Output all the entries below. Each must match exactly.

Data items:
━━━━━━━━━━━━━━━━━━━━━━━━━━━━━━

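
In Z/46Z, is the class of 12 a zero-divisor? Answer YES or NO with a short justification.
YES

gcd(12, 46) = 2 > 1, so 12 is not a unit in Z/46Z. In Z/nZ every nonzero non-unit is a zero-divisor: explicitly, take b = 46/gcd = 23 ≠ 0 (mod 46); then 12·23 = 276 = 6·46, i.e. 12·23 ≡ 0 (mod 46). So 12 is a zero-divisor.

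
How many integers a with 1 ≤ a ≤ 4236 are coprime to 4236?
The number of a ∈ {1, ..., 4236} with gcd(a, 4236) = 1 is by definition Euler's totient φ(4236). φ is multiplicative, with φ(p^e) = p^e − p^(e−1). Factorise 4236 = 2^2 · 3 · 353. Then
  φ(4236) = (2^2 − 2^1) · (3 − 1) · (353 − 1) = 2 · 2 · 352 = 1408.
So there are 1408 such integers.

Final answer: 1408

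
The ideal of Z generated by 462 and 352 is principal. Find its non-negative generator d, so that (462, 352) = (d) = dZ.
In the PID Z, (a, b) is generated by gcd(a, b). Compute gcd(462, 352) with the extended Euclidean algorithm, tracking rows (r, s, t) with s·462 + t·352 = r:
  row A: (462, 1, 0)   [1·462 + 0·352 = 462]
  row B: (352, 0, 1)   [0·462 + 1·352 = 352]
  462 = 1·352 + 110   → row C = row A − 1·row B = (110, 1, −1)   [check: 1·462 − 1·352 = 110]
  352 = 3·110 + 22   → row D = row B − 3·row C = (22, −3, 4)   [check: −3·462 + 4·352 = 22]
  110 = 5·22 + 0   → remainder 0, stop. gcd = 22 (last nonzero row D).
So gcd(462, 352) = 22, with Bézout identity −3·462 + 4·352 = 22. Containment (⊇): the Bézout identity exhibits 22 as an element of (462, 352), giving (22) ⊆ (462, 352). Containment (⊆): since 22 | 462 and 22 | 352 (462 = 22·21, 352 = 22·16), every Z-linear combination of 462 and 352 is divisible by 22, so (462, 352) ⊆ (22). Therefore (462, 352) = (22), d = 22.

Final answer: (462, 352) = (22); d = 22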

━━━━━━━━━━━━━━━━━━━━━━━━━━━━━━

EXPECTED ANSWER:
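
In Z/46Z, is the class of 12 a zero-divisor? Answer YES or NO with a short justification.
YES

gcd(12, 46) = 2 > 1, so 12 is not a unit in Z/46Z. In Z/nZ every nonzero non-unit is a zero-divisor: explicitly, take b = 46/gcd = 23 ≠ 0 (mod 46); then 12·23 = 276 = 6·46, i.e. 12·23 ≡ 0 (mod 46). So 12 is a zero-divisor.

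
How many integers a with 1 ≤ a ≤ 4236 are coprime to 4236?
The number of a ∈ {1, ..., 4236} with gcd(a, 4236) = 1 is by definition Euler's totient φ(4236). φ is multiplicative, with φ(p^e) = p^e − p^(e−1). Factorise 4236 = 2^2 · 3 · 353. Then
  φ(4236) = (2^2 − 2^1) · (3 − 1) · (353 − 1) = 2 · 2 · 352 = 1408.
So there are 1408 such integers.

Final answer: 1408

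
The ideal of Z generated by 462 and 352 is principal. Find its non-negative generator d, so that (462, 352) = (d) = dZ.
In the PID Z, (a, b) is generated by gcd(a, b). Compute gcd(462, 352) with the extended Euclidean algorithm, tracking rows (r, s, t) with s·462 + t·352 = r:
  row A: (462, 1, 0)   [1·462 + 0·352 = 462]
  row B: (352, 0, 1)   [0·462 + 1·352 = 352]
  462 = 1·352 + 110   → row C = row A − 1·row B = (110, 1, −1)   [check: 1·462 − 1·352 = 110]
  352 = 3·110 + 22   → row D = row B − 3·row C = (22, −3, 4)   [check: −3·462 + 4·352 = 22]
  110 = 5·22 + 0   → remainder 0, stop. gcd = 22 (last nonzero row D).
So gcd(462, 352) = 22, with Bézout identity −3·462 + 4·352 = 22. Containment (⊇): the Bézout identity exhibits 22 as an element of (462, 352), giving (22) ⊆ (462, 352). Containment (⊆): since 22 | 462 and 22 | 352 (462 = 22·21, 352 = 22·16), every Z-linear combination of 462 and 352 is divisible by 22, so (462, 352) ⊆ (22). Therefore (462, 352) = (22), d = 22.

Final answer: (462, 352) = (22); d = 22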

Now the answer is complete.